== Segment start ==

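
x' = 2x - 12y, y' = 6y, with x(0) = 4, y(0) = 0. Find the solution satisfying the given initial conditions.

Coefficient matrix A = [[2, -12], [0, 6]].
Characteristic polynomial det(A - λI) = λ^2 - 8λ + 12 = 0.
Eigenvalues λ = 6, 2.
For λ=6: (A-λI) row 1 is [-4, -12], so an eigenvector is (-3, 1).
For λ=2: (A-λI) row 1 is [0, -12], so an eigenvector is (1, 0).
General solution: c_1e^(6t)(-3,1) + c_2e^(2t)(1,0).
Applying x(0)=4, y(0)=0 gives c_1=0, c_2=4.

x(t) = 4e^(2t), y(t) = 0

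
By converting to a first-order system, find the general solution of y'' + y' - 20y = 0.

Let x_1 = y, x_2 = y'. Then x_1' = x_2 and x_2' = 20x_1 - x_2.
A = [[0,1],[20,-1]]; det(A-λI) = λ^2 + λ - 20.
Eigenvalues λ = -5, 4 with eigenvectors (1,-5), (1,4).

y(t) = K_1e^(-5t) + K_2e^(4t)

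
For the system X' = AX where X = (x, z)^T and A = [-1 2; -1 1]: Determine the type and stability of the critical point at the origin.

A = [[-1,2],[-1,1]]; det(A-λI) = λ^2 + 1.
λ = 0 ± i: zero real part.

center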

== Segment end ==

--- Problem to solve ---
Beginning at the line that contains "For the system", transcribe every line through the end of the material exactly, leaving out all earlier lines.

--- Response ---
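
For the system X' = AX where X = (x, z)^T and A = [-1 2; -1 1]: Determine the type and stability of the critical point at the origin.

A = [[-1,2],[-1,1]]; det(A-λI) = λ^2 + 1.
λ = 0 ± i: zero real part.

center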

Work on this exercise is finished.